Work instructions:
The entries underneath need to be duplicated exactly, with none omitted.

The input:
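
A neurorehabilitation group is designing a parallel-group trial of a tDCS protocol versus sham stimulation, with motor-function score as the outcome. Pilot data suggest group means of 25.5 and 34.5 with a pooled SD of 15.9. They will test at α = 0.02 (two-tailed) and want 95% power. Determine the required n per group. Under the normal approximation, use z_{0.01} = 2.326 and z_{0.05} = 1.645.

Cohen's d = |M₁ − M₂| / SD_pooled = |25.5 − 34.5| / 15.9 = 9.0 / 15.9 = 0.566.
For two independent groups with equal n: n = 2·((z_{α/2} + z_β) / d)².
z_{α/2} + z_β = 2.326 + 1.645 = 3.971.
n = 2 × (3.971 / 0.566)² = 2 × 7.016² = 2 × 49.22 = 98.4.
Round up to the next whole participant.

n = 99 per group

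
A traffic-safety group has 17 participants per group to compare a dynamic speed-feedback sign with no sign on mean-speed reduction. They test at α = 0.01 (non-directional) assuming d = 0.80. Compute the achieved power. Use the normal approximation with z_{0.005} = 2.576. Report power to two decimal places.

power ≈ 0.40

For two equal groups, power = Φ(d·√(n/2) − z_{α/2}).
d·√(n/2) = 0.80 × √(17/2) = 0.80 × 2.915 = 2.332.
z_β = 2.332 − 2.576 = -0.244.
Power = Φ(-0.244) = 0.404.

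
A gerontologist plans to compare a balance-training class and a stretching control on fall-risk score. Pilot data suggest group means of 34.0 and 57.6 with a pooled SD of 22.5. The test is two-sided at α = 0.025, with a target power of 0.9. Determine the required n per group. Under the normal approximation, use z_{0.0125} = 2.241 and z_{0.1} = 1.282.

Cohen's d = |M₁ − M₂| / SD_pooled = |34.0 − 57.6| / 22.5 = 23.6 / 22.5 = 1.049.
For two independent groups with equal n: n = 2·((z_{α/2} + z_β) / d)².
z_{α/2} + z_β = 2.241 + 1.282 = 3.523.
n = 2 × (3.523 / 1.049)² = 2 × 3.358² = 2 × 11.28 = 22.6.
Round up to the next whole participant.

n = 23 per group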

Exercise result:
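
A neurorehabilitation group is designing a parallel-group trial of a tDCS protocol versus sham stimulation, with motor-function score as the outcome. Pilot data suggest group means of 25.5 and 34.5 with a pooled SD of 15.9. They will test at α = 0.02 (two-tailed) and want 95% power. Determine the required n per group. Under the normal approximation, use z_{0.01} = 2.326 and z_{0.05} = 1.645.

Cohen's d = |M₁ − M₂| / SD_pooled = |25.5 − 34.5| / 15.9 = 9.0 / 15.9 = 0.566.
For two independent groups with equal n: n = 2·((z_{α/2} + z_β) / d)².
z_{α/2} + z_β = 2.326 + 1.645 = 3.971.
n = 2 × (3.971 / 0.566)² = 2 × 7.016² = 2 × 49.22 = 98.4.
Round up to the next whole participant.

n = 99 per group

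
A traffic-safety group has 17 participants per group to compare a dynamic speed-feedback sign with no sign on mean-speed reduction. They test at α = 0.01 (non-directional) assuming d = 0.80. Compute the achieved power. Use the normal approximation with z_{0.005} = 2.576. Report power to two decimal places.

power ≈ 0.40

For two equal groups, power = Φ(d·√(n/2) − z_{α/2}).
d·√(n/2) = 0.80 × √(17/2) = 0.80 × 2.915 = 2.332.
z_β = 2.332 − 2.576 = -0.244.
Power = Φ(-0.244) = 0.404.

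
A gerontologist plans to compare a balance-training class and a stretching control on fall-risk score. Pilot data suggest group means of 34.0 and 57.6 with a pooled SD of 22.5. The test is two-sided at α = 0.025, with a target power of 0.9. Determine the required n per group. Under the normal approximation, use z_{0.0125} = 2.241 and z_{0.1} = 1.282.

Cohen's d = |M₁ − M₂| / SD_pooled = |34.0 − 57.6| / 22.5 = 23.6 / 22.5 = 1.049.
For two independent groups with equal n: n = 2·((z_{α/2} + z_β) / d)².
z_{α/2} + z_β = 2.241 + 1.282 = 3.523.
n = 2 × (3.523 / 1.049)² = 2 × 3.358² = 2 × 11.28 = 22.6.
Round up to the next whole participant.

n = 23 per group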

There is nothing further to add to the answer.